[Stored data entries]
BEGIN
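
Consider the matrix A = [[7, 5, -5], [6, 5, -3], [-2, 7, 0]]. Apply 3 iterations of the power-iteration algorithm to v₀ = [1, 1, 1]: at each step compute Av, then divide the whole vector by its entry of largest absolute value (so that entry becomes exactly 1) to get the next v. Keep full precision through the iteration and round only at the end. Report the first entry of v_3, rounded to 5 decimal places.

Av0 = (7.000000, 8.000000, 5.000000); divide by 8.000000 → v1 = (0.875000, 1.000000, 0.625000)
Av1 = (8.000000, 8.375000, 5.250000); divide by 8.375000 → v2 = (0.955224, 1.000000, 0.626866)
Av2 = (8.552239, 8.850746, 5.089552); divide by 8.850746 → v3 = (0.966273, 1.000000, 0.575042)
Requested entry of v3: 573/593 = 0.96627

0.96627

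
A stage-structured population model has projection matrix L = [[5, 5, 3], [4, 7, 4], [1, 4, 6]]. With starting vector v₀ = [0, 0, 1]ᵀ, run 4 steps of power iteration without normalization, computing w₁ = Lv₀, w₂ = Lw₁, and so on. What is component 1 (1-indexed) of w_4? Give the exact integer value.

10067

w1 = Lv₀ = (5·0 + 5·0 + 3·1; 4·0 + 7·0 + 4·1; 1·0 + 4·0 + 6·1) = (3, 4, 6)
w2 = Lw1 = (5·3 + 5·4 + 3·6; 4·3 + 7·4 + 4·6; 1·3 + 4·4 + 6·6) = (53, 64, 55)
w3 = Lw2 = (750, 880, 639)
w4 = Lw3 = (10067, 11716, 8104)
The requested component of w4 is 10067.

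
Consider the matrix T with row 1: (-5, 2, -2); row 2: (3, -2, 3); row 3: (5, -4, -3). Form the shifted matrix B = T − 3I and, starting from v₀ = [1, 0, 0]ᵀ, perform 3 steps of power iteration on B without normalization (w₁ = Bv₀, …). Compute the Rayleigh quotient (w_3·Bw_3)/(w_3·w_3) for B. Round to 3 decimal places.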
END
The records above must be restated. Preserve every word.

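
Consider the matrix A = [[7, 5, -5], [6, 5, -3], [-2, 7, 0]]. Apply 3 iterations of the power-iteration algorithm to v₀ = [1, 1, 1]: at each step compute Av, then divide the whole vector by its entry of largest absolute value (so that entry becomes exactly 1) to get the next v. Keep full precision through the iteration and round only at the end. Report the first entry of v_3, rounded to 5 decimal places.

Av0 = (7.000000, 8.000000, 5.000000); divide by 8.000000 → v1 = (0.875000, 1.000000, 0.625000)
Av1 = (8.000000, 8.375000, 5.250000); divide by 8.375000 → v2 = (0.955224, 1.000000, 0.626866)
Av2 = (8.552239, 8.850746, 5.089552); divide by 8.850746 → v3 = (0.966273, 1.000000, 0.575042)
Requested entry of v3: 573/593 = 0.96627

0.96627

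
A stage-structured population model has projection matrix L = [[5, 5, 3], [4, 7, 4], [1, 4, 6]]. With starting vector v₀ = [0, 0, 1]ᵀ, run 4 steps of power iteration without normalization, computing w₁ = Lv₀, w₂ = Lw₁, and so on. What is component 1 (1-indexed) of w_4? Give the exact integer value.

10067

w1 = Lv₀ = (5·0 + 5·0 + 3·1; 4·0 + 7·0 + 4·1; 1·0 + 4·0 + 6·1) = (3, 4, 6)
w2 = Lw1 = (5·3 + 5·4 + 3·6; 4·3 + 7·4 + 4·6; 1·3 + 4·4 + 6·6) = (53, 64, 55)
w3 = Lw2 = (750, 880, 639)
w4 = Lw3 = (10067, 11716, 8104)
The requested component of w4 is 10067.

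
Consider the matrix T with row 1: (-5, 2, -2); row 2: (3, -2, 3); row 3: (5, -4, -3). Form the shifted matrix B = T − 3I and, starting from v₀ = [1, 0, 0]ᵀ, perform 3 steps of power iteration on B without normalization (w₁ = Bv₀, …). Compute the Rayleigh quotient (w_3·Bw_3)/(w_3·w_3) for B. Round to 3 decimal places.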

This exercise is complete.